Input for this task: Begin
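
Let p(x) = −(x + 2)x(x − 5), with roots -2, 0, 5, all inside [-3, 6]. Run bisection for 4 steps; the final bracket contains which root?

p(1.5) = 18.375 > 0, so the root lies in [1.5, 6]
p(3.75) = 26.953125 > 0, so the root lies in [3.75, 6]
p(4.875) = 4.189453 > 0, so the root lies in [4.875, 6]
p(5.4375) = -17.6931 < 0, so the root lies in [4.875, 5.4375]

5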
Input for this task: End
Problem requirements:
Every word of every entry must be returned as it appears.

Answer:
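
Let p(x) = −(x + 2)x(x − 5), with roots -2, 0, 5, all inside [-3, 6]. Run bisection for 4 steps; the final bracket contains which root?

p(1.5) = 18.375 > 0, so the root lies in [1.5, 6]
p(3.75) = 26.953125 > 0, so the root lies in [3.75, 6]
p(4.875) = 4.189453 > 0, so the root lies in [4.875, 6]
p(5.4375) = -17.6931 < 0, so the root lies in [4.875, 5.4375]

5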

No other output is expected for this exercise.